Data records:

○ ○ ○ ○

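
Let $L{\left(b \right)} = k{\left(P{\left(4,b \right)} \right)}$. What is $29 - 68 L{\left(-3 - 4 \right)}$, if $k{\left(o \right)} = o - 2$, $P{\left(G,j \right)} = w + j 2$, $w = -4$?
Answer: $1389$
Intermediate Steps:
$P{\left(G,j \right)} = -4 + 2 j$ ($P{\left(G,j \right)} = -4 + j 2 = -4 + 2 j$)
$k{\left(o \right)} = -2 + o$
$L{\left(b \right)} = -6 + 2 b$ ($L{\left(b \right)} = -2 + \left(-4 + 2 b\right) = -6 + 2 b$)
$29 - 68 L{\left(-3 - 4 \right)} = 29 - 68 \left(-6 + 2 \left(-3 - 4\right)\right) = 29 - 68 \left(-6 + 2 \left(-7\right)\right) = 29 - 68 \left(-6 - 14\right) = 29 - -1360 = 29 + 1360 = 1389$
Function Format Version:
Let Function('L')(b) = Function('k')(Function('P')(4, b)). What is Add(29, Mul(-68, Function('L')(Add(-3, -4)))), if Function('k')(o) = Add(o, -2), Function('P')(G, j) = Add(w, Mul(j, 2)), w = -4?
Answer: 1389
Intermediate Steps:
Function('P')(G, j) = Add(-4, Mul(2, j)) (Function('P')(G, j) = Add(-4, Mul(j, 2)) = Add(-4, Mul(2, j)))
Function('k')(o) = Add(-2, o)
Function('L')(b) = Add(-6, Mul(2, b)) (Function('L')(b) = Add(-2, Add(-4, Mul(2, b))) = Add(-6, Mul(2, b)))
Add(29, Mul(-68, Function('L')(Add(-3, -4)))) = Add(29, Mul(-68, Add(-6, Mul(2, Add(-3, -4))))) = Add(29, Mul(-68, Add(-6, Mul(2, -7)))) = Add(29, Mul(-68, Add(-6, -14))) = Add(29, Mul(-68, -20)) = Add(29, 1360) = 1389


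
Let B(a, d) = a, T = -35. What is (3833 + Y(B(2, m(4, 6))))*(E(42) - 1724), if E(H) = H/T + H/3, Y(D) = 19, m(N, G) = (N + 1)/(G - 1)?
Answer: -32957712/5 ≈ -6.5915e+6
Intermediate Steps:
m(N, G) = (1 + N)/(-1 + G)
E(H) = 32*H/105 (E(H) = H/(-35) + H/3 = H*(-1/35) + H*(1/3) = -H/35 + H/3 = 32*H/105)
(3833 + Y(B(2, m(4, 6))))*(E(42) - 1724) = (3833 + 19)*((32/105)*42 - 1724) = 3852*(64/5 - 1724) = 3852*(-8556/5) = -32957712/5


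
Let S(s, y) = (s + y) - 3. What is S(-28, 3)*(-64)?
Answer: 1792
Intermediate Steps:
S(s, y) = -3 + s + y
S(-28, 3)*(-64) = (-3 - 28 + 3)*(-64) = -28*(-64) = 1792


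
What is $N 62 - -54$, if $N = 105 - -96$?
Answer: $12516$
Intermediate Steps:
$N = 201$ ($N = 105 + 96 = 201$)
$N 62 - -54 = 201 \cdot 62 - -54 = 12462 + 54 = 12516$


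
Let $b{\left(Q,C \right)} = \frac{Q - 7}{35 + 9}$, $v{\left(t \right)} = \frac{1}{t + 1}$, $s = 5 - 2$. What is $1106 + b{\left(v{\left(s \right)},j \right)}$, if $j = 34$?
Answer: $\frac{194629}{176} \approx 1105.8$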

○ ○ ○ ○

• _TASK PROMPT_:
Write out an exact copy of every record shown above.

• _RESPONSE TO THIS EXERCISE_:
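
Let $L{\left(b \right)} = k{\left(P{\left(4,b \right)} \right)}$. What is $29 - 68 L{\left(-3 - 4 \right)}$, if $k{\left(o \right)} = o - 2$, $P{\left(G,j \right)} = w + j 2$, $w = -4$?
Answer: $1389$
Intermediate Steps:
$P{\left(G,j \right)} = -4 + 2 j$ ($P{\left(G,j \right)} = -4 + j 2 = -4 + 2 j$)
$k{\left(o \right)} = -2 + o$
$L{\left(b \right)} = -6 + 2 b$ ($L{\left(b \right)} = -2 + \left(-4 + 2 b\right) = -6 + 2 b$)
$29 - 68 L{\left(-3 - 4 \right)} = 29 - 68 \left(-6 + 2 \left(-3 - 4\right)\right) = 29 - 68 \left(-6 + 2 \left(-7\right)\right) = 29 - 68 \left(-6 - 14\right) = 29 - -1360 = 29 + 1360 = 1389$
Function Format Version:
Let Function('L')(b) = Function('k')(Function('P')(4, b)). What is Add(29, Mul(-68, Function('L')(Add(-3, -4)))), if Function('k')(o) = Add(o, -2), Function('P')(G, j) = Add(w, Mul(j, 2)), w = -4?
Answer: 1389
Intermediate Steps:
Function('P')(G, j) = Add(-4, Mul(2, j)) (Function('P')(G, j) = Add(-4, Mul(j, 2)) = Add(-4, Mul(2, j)))
Function('k')(o) = Add(-2, o)
Function('L')(b) = Add(-6, Mul(2, b)) (Function('L')(b) = Add(-2, Add(-4, Mul(2, b))) = Add(-6, Mul(2, b)))
Add(29, Mul(-68, Function('L')(Add(-3, -4)))) = Add(29, Mul(-68, Add(-6, Mul(2, Add(-3, -4))))) = Add(29, Mul(-68, Add(-6, Mul(2, -7)))) = Add(29, Mul(-68, Add(-6, -14))) = Add(29, Mul(-68, -20)) = Add(29, 1360) = 1389


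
Let B(a, d) = a, T = -35. What is (3833 + Y(B(2, m(4, 6))))*(E(42) - 1724), if E(H) = H/T + H/3, Y(D) = 19, m(N, G) = (N + 1)/(G - 1)?
Answer: -32957712/5 ≈ -6.5915e+6
Intermediate Steps:
m(N, G) = (1 + N)/(-1 + G)
E(H) = 32*H/105 (E(H) = H/(-35) + H/3 = H*(-1/35) + H*(1/3) = -H/35 + H/3 = 32*H/105)
(3833 + Y(B(2, m(4, 6))))*(E(42) - 1724) = (3833 + 19)*((32/105)*42 - 1724) = 3852*(64/5 - 1724) = 3852*(-8556/5) = -32957712/5


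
Let S(s, y) = (s + y) - 3. What is S(-28, 3)*(-64)?
Answer: 1792
Intermediate Steps:
S(s, y) = -3 + s + y
S(-28, 3)*(-64) = (-3 - 28 + 3)*(-64) = -28*(-64) = 1792


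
What is $N 62 - -54$, if $N = 105 - -96$?
Answer: $12516$
Intermediate Steps:
$N = 201$ ($N = 105 + 96 = 201$)
$N 62 - -54 = 201 \cdot 62 - -54 = 12462 + 54 = 12516$


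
Let $b{\left(Q,C \right)} = \frac{Q - 7}{35 + 9}$, $v{\left(t \right)} = \frac{1}{t + 1}$, $s = 5 - 2$. What is $1106 + b{\left(v{\left(s \right)},j \right)}$, if $j = 34$?
Answer: $\frac{194629}{176} \approx 1105.8$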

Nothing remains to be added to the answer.